** Provided data follows **

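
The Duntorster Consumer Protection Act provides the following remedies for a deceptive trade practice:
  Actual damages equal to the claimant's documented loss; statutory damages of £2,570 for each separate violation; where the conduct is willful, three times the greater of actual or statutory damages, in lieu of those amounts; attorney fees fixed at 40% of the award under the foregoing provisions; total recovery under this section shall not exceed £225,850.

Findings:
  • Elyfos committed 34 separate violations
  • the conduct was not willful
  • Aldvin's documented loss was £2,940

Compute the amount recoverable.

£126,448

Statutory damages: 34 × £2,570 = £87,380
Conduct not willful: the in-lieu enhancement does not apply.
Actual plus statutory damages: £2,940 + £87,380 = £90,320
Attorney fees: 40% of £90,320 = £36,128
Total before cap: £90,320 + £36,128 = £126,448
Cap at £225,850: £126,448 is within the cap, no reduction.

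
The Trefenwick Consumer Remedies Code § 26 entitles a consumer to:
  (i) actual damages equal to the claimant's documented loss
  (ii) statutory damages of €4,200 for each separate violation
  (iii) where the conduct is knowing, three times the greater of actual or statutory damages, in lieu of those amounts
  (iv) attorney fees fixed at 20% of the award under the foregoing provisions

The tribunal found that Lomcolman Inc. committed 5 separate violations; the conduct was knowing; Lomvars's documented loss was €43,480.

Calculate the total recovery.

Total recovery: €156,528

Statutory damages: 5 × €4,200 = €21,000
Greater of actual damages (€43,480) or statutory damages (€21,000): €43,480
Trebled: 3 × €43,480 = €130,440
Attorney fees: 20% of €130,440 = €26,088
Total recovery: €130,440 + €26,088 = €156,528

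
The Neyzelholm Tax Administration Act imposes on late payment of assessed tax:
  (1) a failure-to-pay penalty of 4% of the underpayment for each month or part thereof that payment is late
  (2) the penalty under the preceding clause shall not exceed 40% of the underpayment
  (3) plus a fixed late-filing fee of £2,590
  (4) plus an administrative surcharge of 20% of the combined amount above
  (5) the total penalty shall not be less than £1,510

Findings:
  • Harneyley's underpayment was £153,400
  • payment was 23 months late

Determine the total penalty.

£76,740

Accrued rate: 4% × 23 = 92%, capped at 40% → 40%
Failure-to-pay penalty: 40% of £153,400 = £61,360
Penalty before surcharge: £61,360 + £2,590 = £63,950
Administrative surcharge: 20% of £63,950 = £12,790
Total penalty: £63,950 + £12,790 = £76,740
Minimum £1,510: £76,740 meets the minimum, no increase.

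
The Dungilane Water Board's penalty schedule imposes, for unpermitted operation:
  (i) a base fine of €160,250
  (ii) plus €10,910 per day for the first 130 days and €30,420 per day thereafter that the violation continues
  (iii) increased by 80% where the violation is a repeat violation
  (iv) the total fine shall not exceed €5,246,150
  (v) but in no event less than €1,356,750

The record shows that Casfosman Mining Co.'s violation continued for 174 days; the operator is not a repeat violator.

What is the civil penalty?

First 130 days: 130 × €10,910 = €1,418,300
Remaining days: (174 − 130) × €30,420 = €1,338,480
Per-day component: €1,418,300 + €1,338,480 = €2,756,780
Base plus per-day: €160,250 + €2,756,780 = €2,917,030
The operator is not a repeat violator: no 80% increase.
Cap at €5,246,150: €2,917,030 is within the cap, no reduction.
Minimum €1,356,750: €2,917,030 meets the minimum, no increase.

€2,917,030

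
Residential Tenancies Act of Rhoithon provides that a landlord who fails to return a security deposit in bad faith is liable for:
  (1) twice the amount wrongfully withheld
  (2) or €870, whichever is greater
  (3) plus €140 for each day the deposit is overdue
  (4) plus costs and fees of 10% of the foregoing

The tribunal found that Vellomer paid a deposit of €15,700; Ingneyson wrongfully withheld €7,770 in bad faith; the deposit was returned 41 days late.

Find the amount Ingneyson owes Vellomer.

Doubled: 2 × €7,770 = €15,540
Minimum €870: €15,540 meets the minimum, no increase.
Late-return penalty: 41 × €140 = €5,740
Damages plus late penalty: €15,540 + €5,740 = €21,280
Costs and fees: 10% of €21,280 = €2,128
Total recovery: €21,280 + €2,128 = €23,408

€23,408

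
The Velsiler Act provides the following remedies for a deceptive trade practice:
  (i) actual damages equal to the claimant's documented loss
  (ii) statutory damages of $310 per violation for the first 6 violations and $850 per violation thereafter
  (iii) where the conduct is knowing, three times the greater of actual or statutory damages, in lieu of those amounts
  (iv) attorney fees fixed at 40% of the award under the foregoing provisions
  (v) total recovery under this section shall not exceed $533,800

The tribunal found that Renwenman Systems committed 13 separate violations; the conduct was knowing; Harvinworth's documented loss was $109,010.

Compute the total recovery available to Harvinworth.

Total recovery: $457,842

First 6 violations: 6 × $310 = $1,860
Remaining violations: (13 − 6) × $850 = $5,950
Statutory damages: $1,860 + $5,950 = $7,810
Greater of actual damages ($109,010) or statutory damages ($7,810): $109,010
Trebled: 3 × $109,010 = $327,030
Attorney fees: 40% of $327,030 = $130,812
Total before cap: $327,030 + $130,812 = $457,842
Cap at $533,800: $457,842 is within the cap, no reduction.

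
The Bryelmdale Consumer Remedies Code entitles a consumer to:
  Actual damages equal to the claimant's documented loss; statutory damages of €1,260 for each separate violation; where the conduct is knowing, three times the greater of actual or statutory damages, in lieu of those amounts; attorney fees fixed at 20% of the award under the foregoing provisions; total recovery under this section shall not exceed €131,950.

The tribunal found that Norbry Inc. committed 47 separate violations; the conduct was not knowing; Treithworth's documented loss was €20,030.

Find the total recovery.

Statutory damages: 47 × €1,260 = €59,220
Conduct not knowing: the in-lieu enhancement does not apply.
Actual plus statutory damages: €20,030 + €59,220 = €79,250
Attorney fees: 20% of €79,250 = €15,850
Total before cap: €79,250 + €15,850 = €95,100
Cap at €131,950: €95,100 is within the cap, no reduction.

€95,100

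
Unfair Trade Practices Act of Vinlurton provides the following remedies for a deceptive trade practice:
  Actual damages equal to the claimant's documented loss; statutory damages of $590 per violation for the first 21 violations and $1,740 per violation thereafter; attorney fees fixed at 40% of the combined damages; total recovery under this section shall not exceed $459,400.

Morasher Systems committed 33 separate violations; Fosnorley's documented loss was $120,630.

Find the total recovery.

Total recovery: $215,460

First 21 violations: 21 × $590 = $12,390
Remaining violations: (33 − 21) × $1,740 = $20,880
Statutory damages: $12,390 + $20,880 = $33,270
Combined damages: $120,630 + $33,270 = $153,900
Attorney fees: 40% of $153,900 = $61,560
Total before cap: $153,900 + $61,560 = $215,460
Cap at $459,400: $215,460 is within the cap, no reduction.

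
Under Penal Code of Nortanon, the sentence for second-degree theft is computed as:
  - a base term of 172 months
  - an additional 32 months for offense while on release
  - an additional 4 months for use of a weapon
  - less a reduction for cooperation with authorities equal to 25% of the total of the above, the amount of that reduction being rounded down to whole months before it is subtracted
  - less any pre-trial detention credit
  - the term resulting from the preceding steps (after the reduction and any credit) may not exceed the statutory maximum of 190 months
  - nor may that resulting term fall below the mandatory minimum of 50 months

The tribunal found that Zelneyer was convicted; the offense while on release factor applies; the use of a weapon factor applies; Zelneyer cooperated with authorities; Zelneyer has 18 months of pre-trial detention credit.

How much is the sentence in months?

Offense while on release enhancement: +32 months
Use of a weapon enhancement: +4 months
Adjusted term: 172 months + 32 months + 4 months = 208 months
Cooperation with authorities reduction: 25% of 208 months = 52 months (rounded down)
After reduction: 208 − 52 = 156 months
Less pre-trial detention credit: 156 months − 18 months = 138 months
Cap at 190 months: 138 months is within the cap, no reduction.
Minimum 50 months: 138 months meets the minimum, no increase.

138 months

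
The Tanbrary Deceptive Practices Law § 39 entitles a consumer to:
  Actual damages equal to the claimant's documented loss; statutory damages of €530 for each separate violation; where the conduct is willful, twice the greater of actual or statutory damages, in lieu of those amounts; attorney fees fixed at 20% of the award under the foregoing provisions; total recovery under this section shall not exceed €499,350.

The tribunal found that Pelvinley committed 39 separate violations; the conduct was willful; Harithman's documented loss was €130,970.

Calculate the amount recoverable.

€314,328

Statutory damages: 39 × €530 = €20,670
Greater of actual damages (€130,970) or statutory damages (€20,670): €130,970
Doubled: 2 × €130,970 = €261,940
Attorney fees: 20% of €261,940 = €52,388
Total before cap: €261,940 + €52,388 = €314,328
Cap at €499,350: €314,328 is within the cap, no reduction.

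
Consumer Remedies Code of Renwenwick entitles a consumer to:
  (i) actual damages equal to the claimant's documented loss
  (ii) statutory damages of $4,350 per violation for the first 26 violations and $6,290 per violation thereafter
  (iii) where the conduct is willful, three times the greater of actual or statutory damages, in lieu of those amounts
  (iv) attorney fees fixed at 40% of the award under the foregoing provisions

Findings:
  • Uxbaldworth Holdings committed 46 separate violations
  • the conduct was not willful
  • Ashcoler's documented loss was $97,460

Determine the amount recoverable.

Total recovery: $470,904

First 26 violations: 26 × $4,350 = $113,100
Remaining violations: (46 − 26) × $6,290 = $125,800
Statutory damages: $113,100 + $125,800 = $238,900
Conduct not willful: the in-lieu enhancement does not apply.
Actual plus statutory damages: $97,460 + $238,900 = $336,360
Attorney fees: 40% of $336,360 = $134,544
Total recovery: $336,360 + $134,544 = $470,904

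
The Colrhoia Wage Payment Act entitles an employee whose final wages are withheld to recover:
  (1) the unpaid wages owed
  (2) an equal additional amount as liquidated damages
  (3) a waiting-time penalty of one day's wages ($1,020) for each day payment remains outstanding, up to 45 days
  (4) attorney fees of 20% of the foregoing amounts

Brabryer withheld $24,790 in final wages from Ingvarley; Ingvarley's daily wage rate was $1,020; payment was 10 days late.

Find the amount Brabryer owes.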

** End of Provided data **

### [What you have to do]
Which lines above run from the one containing "The Neyzelholm Tax" down to the one containing "(2) the penalty"? Repeat exactly those, both ends included, and nothing else.

### [Task response]
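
The Neyzelholm Tax Administration Act imposes on late payment of assessed tax:
  (1) a failure-to-pay penalty of 4% of the underpayment for each month or part thereof that payment is late
  (2) the penalty under the preceding clause shall not exceed 40% of the underpayment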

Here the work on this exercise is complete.